(Problem description)
Beginning with the first line of the entries below, quote each line until you reach and include the line with "Answer: -5396".

Dataset excerpts section start

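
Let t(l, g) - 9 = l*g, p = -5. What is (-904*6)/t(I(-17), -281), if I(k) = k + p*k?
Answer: 5424/19099 ≈ 0.28399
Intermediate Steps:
I(k) = -4*k (I(k) = k - 5*k = -4*k)
t(l, g) = 9 + g*l (t(l, g) = 9 + l*g = 9 + g*l)
(-904*6)/t(I(-17), -281) = (-904*6)/(9 - (-1124)*(-17)) = -5424/(9 - 281*68) = -5424/(9 - 19108) = -5424/(-19099) = -5424*(-1/19099) = 5424/19099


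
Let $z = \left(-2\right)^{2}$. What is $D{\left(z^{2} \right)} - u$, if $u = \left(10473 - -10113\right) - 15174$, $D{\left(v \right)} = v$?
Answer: $-5396$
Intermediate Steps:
$z = 4$
$u = 5412$ ($u = \left(10473 + 10113\right) - 15174 = 20586 - 15174 = 5412$)
$D{\left(z^{2} \right)} - u = 4^{2} - 5412 = 16 - 5412 = -5396$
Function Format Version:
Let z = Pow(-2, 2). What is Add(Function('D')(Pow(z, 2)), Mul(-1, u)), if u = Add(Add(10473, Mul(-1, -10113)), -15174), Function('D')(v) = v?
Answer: -5396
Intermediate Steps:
z = 4
u = 5412 (u = Add(Add(10473, 10113), -15174) = Add(20586, -15174) = 5412)
Add(Function('D')(Pow(z, 2)), Mul(-1, u)) = Add(Pow(4, 2), Mul(-1, 5412)) = Add(16, -5412) = -5396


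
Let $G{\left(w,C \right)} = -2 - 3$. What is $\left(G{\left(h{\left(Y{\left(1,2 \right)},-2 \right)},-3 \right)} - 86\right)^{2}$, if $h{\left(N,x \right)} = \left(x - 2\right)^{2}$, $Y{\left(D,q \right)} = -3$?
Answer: $8281$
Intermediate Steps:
$h{\left(N,x \right)} = \left(-2 + x\right)^{2}$
$G{\left(w,C \right)} = -5$ ($G{\left(w,C \right)} = -2 - 3 = -5$)
$\left(G{\left(h{\left(Y{\left(1,2 \right)},-2 \right)},-3 \right)} - 86\right)^{2} = \left(-5 - 86\right)^{2} = \left(-91\right)^{2} = 8281$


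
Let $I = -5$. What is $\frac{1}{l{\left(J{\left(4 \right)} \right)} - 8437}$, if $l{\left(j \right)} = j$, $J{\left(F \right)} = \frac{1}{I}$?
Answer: $- \frac{5}{42186} \approx -0.00011852$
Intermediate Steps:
$J{\left(F \right)} = - \frac{1}{5}$ ($J{\left(F \right)} = \frac{1}{-5} = - \frac{1}{5}$)
$\frac{1}{l{\left(J{\left(4 \right)} \right)} - 8437} = \frac{1}{- \frac{1}{5} - 8437} = \frac{1}{- \frac{42186}{5}} = - \frac{5}{42186}$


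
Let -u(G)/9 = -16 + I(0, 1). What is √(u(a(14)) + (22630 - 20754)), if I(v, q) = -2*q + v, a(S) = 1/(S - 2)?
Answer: √2038 ≈ 45.144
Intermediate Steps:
a(S) = 1/(-2 + S)
I(v, q) = v - 2*q
u(G) = 162 (u(G) = -9*(-16 + (0 - 2*1)) = -9*(-16 + (0 - 2)) = -9*(-16 - 2) = -9*(-18) = 162)
√(u(a(14)) + (22630 - 20754)) = √(162 + (22630 - 20754)) = √(162 + 1876) = √2038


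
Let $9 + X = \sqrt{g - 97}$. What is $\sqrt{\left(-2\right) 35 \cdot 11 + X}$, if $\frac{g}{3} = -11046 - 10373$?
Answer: $\sqrt{-779 + i \sqrt{64354}} \approx 4.4869 + 28.269 i$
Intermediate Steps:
$g = -64257$ ($g = 3 \left(-11046 - 10373\right) = 3 \left(-21419\right) = -64257$)
$X = -9 + i \sqrt{64354}$ ($X = -9 + \sqrt{-64257 - 97} = -9 + \sqrt{-64354} = -9 + i \sqrt{64354} \approx -9.0 + 253.68 i$)
$\sqrt{\left(-2\right) 35 \cdot 11 + X} = \sqrt{\left(-2\right) 35 \cdot 11 - \left(9 - i \sqrt{64354}\right)} = \sqrt{\left(-70\right) 11 - \left(9 - i \sqrt{64354}\right)} = \sqrt{-770 - \left(9 - i \sqrt{64354}\right)} = \sqrt{-779 + i \sqrt{64354}}$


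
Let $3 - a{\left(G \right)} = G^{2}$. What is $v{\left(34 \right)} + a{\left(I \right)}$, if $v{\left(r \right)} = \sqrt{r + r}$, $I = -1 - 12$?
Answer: $-166 + 2 \sqrt{17} \approx -157.75$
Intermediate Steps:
$I = -13$ ($I = -1 - 12 = -13$)
$a{\left(G \right)} = 3 - G^{2}$
$v{\left(r \right)} = \sqrt{2} \sqrt{r}$ ($v{\left(r \right)} = \sqrt{2 r} = \sqrt{2} \sqrt{r}$)
$v{\left(34 \right)} + a{\left(I \right)} = \sqrt{2} \sqrt{34} + \left(3 - \left(-13\right)^{2}\right) = 2 \sqrt{17} + \left(3 - 169\right) = 2 \sqrt{17} - 166 = -166 + 2 \sqrt{17}$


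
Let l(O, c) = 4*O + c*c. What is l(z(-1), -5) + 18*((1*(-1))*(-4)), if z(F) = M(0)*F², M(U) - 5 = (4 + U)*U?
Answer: 117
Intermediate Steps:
M(U) = 5 + U*(4 + U) (M(U) = 5 + (4 + U)*U = 5 + U*(4 + U))
z(F) = 5*F² (z(F) = (5 + 0² + 4*0)*F² = (5 + 0 + 0)*F² = 5*F²)
l(O, c) = c² + 4*O (l(O, c) = 4*O + c² = c² + 4*O)
l(z(-1), -5) + 18*((1*(-1))*(-4)) = ((-5)² + 4*(5*(-1)²)) + 18*((1*(-1))*(-4)) = (25 + 4*(5*1)) + 18*(-1*(-4)) = (25 + 4*5) + 18*4 = (25 + 20) + 72 = 45 + 72 = 117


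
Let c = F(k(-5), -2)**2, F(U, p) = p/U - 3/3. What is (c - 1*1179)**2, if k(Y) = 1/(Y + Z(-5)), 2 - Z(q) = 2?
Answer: 1205604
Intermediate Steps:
Z(q) = 0 (Z(q) = 2 - 1*2 = 2 - 2 = 0)
k(Y) = 1/Y (k(Y) = 1/(Y + 0) = 1/Y)
F(U, p) = -1 + p/U (F(U, p) = p/U - 3*1/3 = p/U - 1 = -1 + p/U)
c = 81 (c = ((-2 - 1/(-5))/(1/(-5)))**2 = ((-2 - 1*(-1/5))/(-1/5))**2 = (-5*(-2 + 1/5))**2 = (-5*(-9/5))**2 = 9**2 = 81)
(c - 1*1179)**2 = (81 - 1*1179)**2 = (81 - 1179)**2 = (-1098)**2 = 1205604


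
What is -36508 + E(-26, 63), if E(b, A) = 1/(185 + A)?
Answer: -9053983/248 ≈ -36508.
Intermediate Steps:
-36508 + E(-26, 63) = -36508 + 1/(185 + 63) = -36508 + 1/248 = -9053983/248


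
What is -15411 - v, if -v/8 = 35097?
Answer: 265365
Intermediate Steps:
v = -280776 (v = -8*35097 = -280776)
-15411 - v = -15411 - 1*(-280776) = -15411 + 280776 = 265365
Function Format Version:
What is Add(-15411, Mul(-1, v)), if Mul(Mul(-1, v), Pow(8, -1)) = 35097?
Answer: 265365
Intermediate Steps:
v = -280776 (v = Mul(-8, 35097) = -280776)
Add(-15411, Mul(-1, v)) = Add(-15411, Mul(-1, -280776)) = Add(-15411, 280776) = 265365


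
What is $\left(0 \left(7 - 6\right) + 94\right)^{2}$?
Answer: $8836$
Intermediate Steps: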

Dataset excerpts section end

(Result of the task)
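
Let t(l, g) - 9 = l*g, p = -5. What is (-904*6)/t(I(-17), -281), if I(k) = k + p*k?
Answer: 5424/19099 ≈ 0.28399
Intermediate Steps:
I(k) = -4*k (I(k) = k - 5*k = -4*k)
t(l, g) = 9 + g*l (t(l, g) = 9 + l*g = 9 + g*l)
(-904*6)/t(I(-17), -281) = (-904*6)/(9 - (-1124)*(-17)) = -5424/(9 - 281*68) = -5424/(9 - 19108) = -5424/(-19099) = -5424*(-1/19099) = 5424/19099


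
Let $z = \left(-2\right)^{2}$. What is $D{\left(z^{2} \right)} - u$, if $u = \left(10473 - -10113\right) - 15174$, $D{\left(v \right)} = v$?
Answer: $-5396$
Intermediate Steps:
$z = 4$
$u = 5412$ ($u = \left(10473 + 10113\right) - 15174 = 20586 - 15174 = 5412$)
$D{\left(z^{2} \right)} - u = 4^{2} - 5412 = 16 - 5412 = -5396$
Function Format Version:
Let z = Pow(-2, 2). What is Add(Function('D')(Pow(z, 2)), Mul(-1, u)), if u = Add(Add(10473, Mul(-1, -10113)), -15174), Function('D')(v) = v?
Answer: -5396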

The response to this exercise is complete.